WHAT NEEDS TO BE DONE: All entries should be printed precisely as written.

MATERIAL FOR THIS TASK:

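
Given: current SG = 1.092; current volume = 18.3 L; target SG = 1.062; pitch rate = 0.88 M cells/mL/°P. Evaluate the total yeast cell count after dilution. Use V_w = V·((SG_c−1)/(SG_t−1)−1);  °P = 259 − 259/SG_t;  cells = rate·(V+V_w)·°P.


V_w = 18.3·((1.092−1)/(1.062−1)−1) = 8.8548
V_final = 18.3 + 8.8548 = 27.1548
°P = 259 − 259/1.062 = 15.1205
cells = 0.88·27.1548·15.1205

361.3240 billion cells


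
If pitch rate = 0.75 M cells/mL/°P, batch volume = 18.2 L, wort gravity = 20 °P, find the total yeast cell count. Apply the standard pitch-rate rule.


cells (billions) = rate · V_L · °P
cells = 0.75 · 18.2 · 20

273.0000 billion cells


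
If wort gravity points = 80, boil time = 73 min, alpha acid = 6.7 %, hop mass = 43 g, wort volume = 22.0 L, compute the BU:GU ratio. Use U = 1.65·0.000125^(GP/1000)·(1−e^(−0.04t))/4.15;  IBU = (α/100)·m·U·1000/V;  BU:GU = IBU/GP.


U = 1.65·0.000125^(80/1000)·(1−e^(−0.04·73))/4.15 = 0.1833
IBU = (6.7/100)·43·0.1833·1000/22.0 = 24.0011
BU:GU = 24.0011/80

0.3000


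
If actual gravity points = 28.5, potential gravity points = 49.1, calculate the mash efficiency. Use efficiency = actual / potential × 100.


efficiency = 28.5 / 49.1 × 100

58.0448 %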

RESPONSE AREA:
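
Given: current SG = 1.092; current volume = 18.3 L; target SG = 1.062; pitch rate = 0.88 M cells/mL/°P. Evaluate the total yeast cell count after dilution. Use V_w = V·((SG_c−1)/(SG_t−1)−1);  °P = 259 − 259/SG_t;  cells = rate·(V+V_w)·°P.


V_w = 18.3·((1.092−1)/(1.062−1)−1) = 8.8548
V_final = 18.3 + 8.8548 = 27.1548
°P = 259 − 259/1.062 = 15.1205
cells = 0.88·27.1548·15.1205

361.3240 billion cells


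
If pitch rate = 0.75 M cells/mL/°P, batch volume = 18.2 L, wort gravity = 20 °P, find the total yeast cell count. Apply the standard pitch-rate rule.


cells (billions) = rate · V_L · °P
cells = 0.75 · 18.2 · 20

273.0000 billion cells


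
If wort gravity points = 80, boil time = 73 min, alpha acid = 6.7 %, hop mass = 43 g, wort volume = 22.0 L, compute the BU:GU ratio. Use U = 1.65·0.000125^(GP/1000)·(1−e^(−0.04t))/4.15;  IBU = (α/100)·m·U·1000/V;  BU:GU = IBU/GP.


U = 1.65·0.000125^(80/1000)·(1−e^(−0.04·73))/4.15 = 0.1833
IBU = (6.7/100)·43·0.1833·1000/22.0 = 24.0011
BU:GU = 24.0011/80

0.3000


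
If actual gravity points = 28.5, potential gravity points = 49.1, calculate the mash efficiency. Use efficiency = actual / potential × 100.


efficiency = 28.5 / 49.1 × 100

58.0448 %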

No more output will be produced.